EXERCISE DATA below:
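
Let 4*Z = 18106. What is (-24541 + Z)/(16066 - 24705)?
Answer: 40029/17278 ≈ 2.3168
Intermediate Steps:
Z = 9053/2 (Z = (¼)*18106 = 9053/2 ≈ 4526.5)
(-24541 + Z)/(16066 - 24705) = (-24541 + 9053/2)/(16066 - 24705) = -40029/2/(-8639) = -40029/2*(-1/8639) = 40029/17278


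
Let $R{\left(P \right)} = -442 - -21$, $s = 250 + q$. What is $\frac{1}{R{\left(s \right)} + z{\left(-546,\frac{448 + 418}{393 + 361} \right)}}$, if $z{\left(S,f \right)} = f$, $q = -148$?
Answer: $- \frac{377}{158284} \approx -0.0023818$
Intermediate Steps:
$s = 102$ ($s = 250 - 148 = 102$)
$R{\left(P \right)} = -421$ ($R{\left(P \right)} = -442 + 21 = -421$)
$\frac{1}{R{\left(s \right)} + z{\left(-546,\frac{448 + 418}{393 + 361} \right)}} = \frac{1}{-421 + \frac{448 + 418}{393 + 361}} = \frac{1}{-421 + \frac{866}{754}} = \frac{1}{-421 + 866 \cdot \frac{1}{754}} = \frac{1}{-421 + \frac{433}{377}} = \frac{1}{- \frac{158284}{377}} = - \frac{377}{158284}$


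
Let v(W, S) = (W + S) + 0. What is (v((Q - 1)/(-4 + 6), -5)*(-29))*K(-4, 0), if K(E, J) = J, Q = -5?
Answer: 0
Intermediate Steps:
v(W, S) = S + W (v(W, S) = (S + W) + 0 = S + W)
(v((Q - 1)/(-4 + 6), -5)*(-29))*K(-4, 0) = ((-5 + (-5 - 1)/(-4 + 6))*(-29))*0 = ((-5 - 6/2)*(-29))*0 = ((-5 - 6*½)*(-29))*0 = ((-5 - 3)*(-29))*0 = -8*(-29)*0 = 232*0 = 0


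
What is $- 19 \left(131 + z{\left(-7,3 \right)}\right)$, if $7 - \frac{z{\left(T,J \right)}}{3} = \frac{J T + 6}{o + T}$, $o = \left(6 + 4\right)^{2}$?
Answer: $- \frac{89813}{31} \approx -2897.2$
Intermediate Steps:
$o = 100$ ($o = 10^{2} = 100$)
$z{\left(T,J \right)} = 21 - \frac{3 \left(6 + J T\right)}{100 + T}$ ($z{\left(T,J \right)} = 21 - 3 \frac{J T + 6}{100 + T} = 21 - 3 \frac{6 + J T}{100 + T} = 21 - \frac{3 \left(6 + J T\right)}{100 + T}$)
$- 19 \left(131 + z{\left(-7,3 \right)}\right) = - 19 \left(131 + \frac{3 \left(694 + 7 \left(-7\right) - 3 \left(-7\right)\right)}{100 - 7}\right) = - 19 \left(131 + \frac{3 \left(694 - 49 + 21\right)}{93}\right) = - 19 \left(131 + 3 \cdot \frac{1}{93} \cdot 666\right) = - 19 \left(131 + \frac{666}{31}\right) = \left(-19\right) \frac{4727}{31} = - \frac{89813}{31}$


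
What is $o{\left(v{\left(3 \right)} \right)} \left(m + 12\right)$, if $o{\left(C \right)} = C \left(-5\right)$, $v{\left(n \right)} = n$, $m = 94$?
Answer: $-1590$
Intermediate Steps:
$o{\left(C \right)} = - 5 C$
$o{\left(v{\left(3 \right)} \right)} \left(m + 12\right) = \left(-5\right) 3 \left(94 + 12\right) = \left(-15\right) 106 = -1590$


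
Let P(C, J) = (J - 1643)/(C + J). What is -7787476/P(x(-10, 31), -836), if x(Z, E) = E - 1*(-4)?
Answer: -6237768276/2479 ≈ -2.5162e+6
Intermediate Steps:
x(Z, E) = 4 + E (x(Z, E) = E + 4 = 4 + E)
P(C, J) = (-1643 + J)/(C + J)
-7787476/P(x(-10, 31), -836) = -7787476*((4 + 31) - 836)/(-1643 - 836) = -7787476/(-2479/(35 - 836)) = -7787476/(-2479/(-801)) = -7787476/((-1/801*(-2479))) = -7787476/2479/801 = -7787476*801/2479 = -6237768276/2479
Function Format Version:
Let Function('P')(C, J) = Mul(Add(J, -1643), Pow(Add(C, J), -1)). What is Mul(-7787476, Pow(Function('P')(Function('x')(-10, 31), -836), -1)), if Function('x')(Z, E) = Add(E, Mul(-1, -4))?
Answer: Rational(-6237768276, 2479) ≈ -2.5162e+6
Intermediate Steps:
Function('x')(Z, E) = Add(4, E) (Function('x')(Z, E) = Add(E, 4) = Add(4, E))
Function('P')(C, J) = Mul(Pow(Add(C, J), -1), Add(-1643, J)) (Function('P')(C, J) = Mul(Add(-1643, J), Pow(Add(C, J), -1)) = Mul(Pow(Add(C, J), -1), Add(-1643, J)))
Mul(-7787476, Pow(Function('P')(Function('x')(-10, 31), -836), -1)) = Mul(-7787476, Pow(Mul(Pow(Add(Add(4, 31), -836), -1), Add(-1643, -836)), -1)) = Mul(-7787476, Pow(Mul(Pow(Add(35, -836), -1), -2479), -1)) = Mul(-7787476, Pow(Mul(Pow(-801, -1), -2479), -1)) = Mul(-7787476, Pow(Mul(Rational(-1, 801), -2479), -1)) = Mul(-7787476, Pow(Rational(2479, 801), -1)) = Mul(-7787476, Rational(801, 2479)) = Rational(-6237768276, 2479)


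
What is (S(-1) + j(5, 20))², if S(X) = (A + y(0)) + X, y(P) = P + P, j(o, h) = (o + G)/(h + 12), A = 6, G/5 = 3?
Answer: 2025/64 ≈ 31.641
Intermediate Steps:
G = 15 (G = 5*3 = 15)
j(o, h) = (15 + o)/(12 + h) (j(o, h) = (o + 15)/(h + 12) = (15 + o)/(12 + h))
y(P) = 2*P
S(X) = 6 + X (S(X) = (6 + 2*0) + X = (6 + 0) + X = 6 + X)
(S(-1) + j(5, 20))² = ((6 - 1) + (15 + 5)/(12 + 20))² = (5 + 20/32)² = (5 + (1/32)*20)² = (5 + 5/8)² = (45/8)² = 2025/64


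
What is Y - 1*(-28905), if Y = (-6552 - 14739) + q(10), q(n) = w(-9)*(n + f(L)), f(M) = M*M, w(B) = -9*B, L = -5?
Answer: 10449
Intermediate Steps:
f(M) = M²
q(n) = 2025 + 81*n (q(n) = (-9*(-9))*(n + (-5)²) = 81*(n + 25) = 81*(25 + n) = 2025 + 81*n)
Y = -18456 (Y = (-6552 - 14739) + (2025 + 81*10) = -21291 + (2025 + 810) = -21291 + 2835 = -18456)
Y - 1*(-28905) = -18456 - 1*(-28905) = -18456 + 28905 = 10449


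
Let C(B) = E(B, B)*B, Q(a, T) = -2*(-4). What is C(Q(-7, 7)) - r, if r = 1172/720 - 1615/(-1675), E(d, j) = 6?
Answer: 547621/12060 ≈ 45.408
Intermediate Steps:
Q(a, T) = 8
C(B) = 6*B
r = 31259/12060 (r = 1172*(1/720) - 1615*(-1/1675) = 293/180 + 323/335 = 31259/12060 ≈ 2.5920)
C(Q(-7, 7)) - r = 6*8 - 1*31259/12060 = 48 - 31259/12060 = 547621/12060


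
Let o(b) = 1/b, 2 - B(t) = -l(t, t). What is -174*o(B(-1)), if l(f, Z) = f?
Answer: -174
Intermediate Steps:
B(t) = 2 + t (B(t) = 2 - (-1)*t = 2 + t)
-174*o(B(-1)) = -174/(2 - 1) = -174/1 = -174*1 = -174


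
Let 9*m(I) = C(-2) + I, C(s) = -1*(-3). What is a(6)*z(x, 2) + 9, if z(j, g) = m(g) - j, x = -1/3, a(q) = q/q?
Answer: 89/9 ≈ 9.8889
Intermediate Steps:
C(s) = 3
a(q) = 1
x = -⅓ (x = -1*⅓ = -⅓ ≈ -0.33333)
m(I) = ⅓ + I/9 (m(I) = (3 + I)/9 = ⅓ + I/9)
z(j, g) = ⅓ - j + g/9 (z(j, g) = (⅓ + g/9) - j = ⅓ - j + g/9)
a(6)*z(x, 2) + 9 = 1*(⅓ - 1*(-⅓) + (⅑)*2) + 9 = 1*(⅓ + ⅓ + 2/9) + 9 = 1*(8/9) + 9 = 8/9 + 9 = 89/9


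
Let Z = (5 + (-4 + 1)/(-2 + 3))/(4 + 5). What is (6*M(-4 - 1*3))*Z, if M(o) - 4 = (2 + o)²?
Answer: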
End of EXERCISE DATA.
WHAT IS EXPECTED: Only the lines from the one containing "Let o(b) = 1/b, 2" through the final line of the data belong in the answer, repeated exactly.

RESULT OF THIS EXERCISE:
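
Let o(b) = 1/b, 2 - B(t) = -l(t, t). What is -174*o(B(-1)), if l(f, Z) = f?
Answer: -174
Intermediate Steps:
B(t) = 2 + t (B(t) = 2 - (-1)*t = 2 + t)
-174*o(B(-1)) = -174/(2 - 1) = -174/1 = -174*1 = -174


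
Let 9*m(I) = C(-2) + I, C(s) = -1*(-3). What is a(6)*z(x, 2) + 9, if z(j, g) = m(g) - j, x = -1/3, a(q) = q/q?
Answer: 89/9 ≈ 9.8889
Intermediate Steps:
C(s) = 3
a(q) = 1
x = -⅓ (x = -1*⅓ = -⅓ ≈ -0.33333)
m(I) = ⅓ + I/9 (m(I) = (3 + I)/9 = ⅓ + I/9)
z(j, g) = ⅓ - j + g/9 (z(j, g) = (⅓ + g/9) - j = ⅓ - j + g/9)
a(6)*z(x, 2) + 9 = 1*(⅓ - 1*(-⅓) + (⅑)*2) + 9 = 1*(⅓ + ⅓ + 2/9) + 9 = 1*(8/9) + 9 = 8/9 + 9 = 89/9


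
Let Z = (5 + (-4 + 1)/(-2 + 3))/(4 + 5). What is (6*M(-4 - 1*3))*Z, if M(o) - 4 = (2 + o)²?
Answer: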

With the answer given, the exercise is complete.